#### Try it
Your answer should be every line from the records that contains "robot".

#### Data records
|---|

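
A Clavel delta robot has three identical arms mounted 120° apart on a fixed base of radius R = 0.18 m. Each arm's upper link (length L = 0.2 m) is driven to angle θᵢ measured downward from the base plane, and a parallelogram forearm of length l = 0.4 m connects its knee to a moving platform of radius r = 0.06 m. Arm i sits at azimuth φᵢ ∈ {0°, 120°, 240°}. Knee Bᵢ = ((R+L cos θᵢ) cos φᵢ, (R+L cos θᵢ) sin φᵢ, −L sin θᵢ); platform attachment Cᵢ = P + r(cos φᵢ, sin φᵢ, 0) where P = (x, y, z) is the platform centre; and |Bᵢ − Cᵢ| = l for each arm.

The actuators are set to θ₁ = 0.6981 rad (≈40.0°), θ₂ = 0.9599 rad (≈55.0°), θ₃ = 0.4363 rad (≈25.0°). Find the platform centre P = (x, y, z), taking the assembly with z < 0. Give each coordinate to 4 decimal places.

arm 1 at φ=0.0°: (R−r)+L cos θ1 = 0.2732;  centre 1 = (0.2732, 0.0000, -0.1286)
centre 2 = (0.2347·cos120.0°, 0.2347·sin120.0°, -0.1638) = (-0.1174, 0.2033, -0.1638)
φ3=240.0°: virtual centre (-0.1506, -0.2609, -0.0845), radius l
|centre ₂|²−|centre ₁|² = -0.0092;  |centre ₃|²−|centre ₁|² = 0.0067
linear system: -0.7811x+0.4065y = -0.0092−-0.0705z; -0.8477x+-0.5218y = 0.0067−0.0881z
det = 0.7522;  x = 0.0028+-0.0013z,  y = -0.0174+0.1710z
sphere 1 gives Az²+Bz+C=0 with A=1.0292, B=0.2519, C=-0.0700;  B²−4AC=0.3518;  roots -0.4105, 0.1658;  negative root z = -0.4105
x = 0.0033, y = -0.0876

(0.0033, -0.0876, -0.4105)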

|---|

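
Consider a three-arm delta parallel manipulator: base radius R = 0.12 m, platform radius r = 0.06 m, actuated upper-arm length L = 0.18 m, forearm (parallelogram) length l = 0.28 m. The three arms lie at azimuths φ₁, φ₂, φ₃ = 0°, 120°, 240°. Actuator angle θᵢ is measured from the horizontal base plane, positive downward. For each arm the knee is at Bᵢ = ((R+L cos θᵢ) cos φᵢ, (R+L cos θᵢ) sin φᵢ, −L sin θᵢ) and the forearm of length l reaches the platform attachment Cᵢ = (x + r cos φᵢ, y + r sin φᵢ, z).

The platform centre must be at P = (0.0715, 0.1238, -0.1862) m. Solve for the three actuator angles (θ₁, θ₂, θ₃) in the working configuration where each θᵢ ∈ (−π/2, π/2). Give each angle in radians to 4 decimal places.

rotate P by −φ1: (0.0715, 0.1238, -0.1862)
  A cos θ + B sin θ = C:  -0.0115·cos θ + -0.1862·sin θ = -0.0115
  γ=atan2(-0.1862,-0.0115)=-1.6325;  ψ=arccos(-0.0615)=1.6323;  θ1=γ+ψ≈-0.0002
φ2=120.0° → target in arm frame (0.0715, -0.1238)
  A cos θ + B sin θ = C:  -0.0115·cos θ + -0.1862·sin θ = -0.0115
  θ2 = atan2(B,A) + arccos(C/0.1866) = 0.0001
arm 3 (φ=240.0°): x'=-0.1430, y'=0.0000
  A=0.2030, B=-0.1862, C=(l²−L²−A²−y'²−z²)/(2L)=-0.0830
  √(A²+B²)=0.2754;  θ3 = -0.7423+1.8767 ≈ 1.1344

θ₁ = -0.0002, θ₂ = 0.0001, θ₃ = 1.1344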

|---|

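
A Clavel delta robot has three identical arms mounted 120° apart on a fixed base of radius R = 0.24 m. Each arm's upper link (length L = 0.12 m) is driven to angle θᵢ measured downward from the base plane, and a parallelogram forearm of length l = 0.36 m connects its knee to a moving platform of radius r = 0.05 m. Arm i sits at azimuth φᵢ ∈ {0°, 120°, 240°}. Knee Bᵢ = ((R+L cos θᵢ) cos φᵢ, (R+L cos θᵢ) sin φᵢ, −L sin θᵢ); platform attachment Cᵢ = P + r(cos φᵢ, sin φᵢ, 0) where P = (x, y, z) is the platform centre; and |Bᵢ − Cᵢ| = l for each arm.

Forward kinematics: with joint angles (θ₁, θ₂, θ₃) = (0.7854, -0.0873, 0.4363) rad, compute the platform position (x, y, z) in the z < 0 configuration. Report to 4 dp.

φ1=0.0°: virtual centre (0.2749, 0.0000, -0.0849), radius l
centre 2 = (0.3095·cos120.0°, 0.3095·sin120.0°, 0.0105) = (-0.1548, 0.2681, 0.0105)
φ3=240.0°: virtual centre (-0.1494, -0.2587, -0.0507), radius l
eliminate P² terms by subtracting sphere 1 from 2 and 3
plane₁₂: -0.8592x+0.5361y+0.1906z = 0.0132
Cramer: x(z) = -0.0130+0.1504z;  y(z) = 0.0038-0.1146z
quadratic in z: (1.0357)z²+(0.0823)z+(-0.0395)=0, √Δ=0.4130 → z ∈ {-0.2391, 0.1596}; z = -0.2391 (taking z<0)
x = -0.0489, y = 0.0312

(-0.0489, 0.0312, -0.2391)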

|---|

#### Reply
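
A Clavel delta robot has three identical arms mounted 120° apart on a fixed base of radius R = 0.18 m. Each arm's upper link (length L = 0.2 m) is driven to angle θᵢ measured downward from the base plane, and a parallelogram forearm of length l = 0.4 m connects its knee to a moving platform of radius r = 0.06 m. Arm i sits at azimuth φᵢ ∈ {0°, 120°, 240°}. Knee Bᵢ = ((R+L cos θᵢ) cos φᵢ, (R+L cos θᵢ) sin φᵢ, −L sin θᵢ); platform attachment Cᵢ = P + r(cos φᵢ, sin φᵢ, 0) where P = (x, y, z) is the platform centre; and |Bᵢ − Cᵢ| = l for each arm.
A Clavel delta robot has three identical arms mounted 120° apart on a fixed base of radius R = 0.24 m. Each arm's upper link (length L = 0.12 m) is driven to angle θᵢ measured downward from the base plane, and a parallelogram forearm of length l = 0.36 m connects its knee to a moving platform of radius r = 0.05 m. Arm i sits at azimuth φᵢ ∈ {0°, 120°, 240°}. Knee Bᵢ = ((R+L cos θᵢ) cos φᵢ, (R+L cos θᵢ) sin φᵢ, −L sin θᵢ); platform attachment Cᵢ = P + r(cos φᵢ, sin φᵢ, 0) where P = (x, y, z) is the platform centre; and |Bᵢ − Cᵢ| = l for each arm.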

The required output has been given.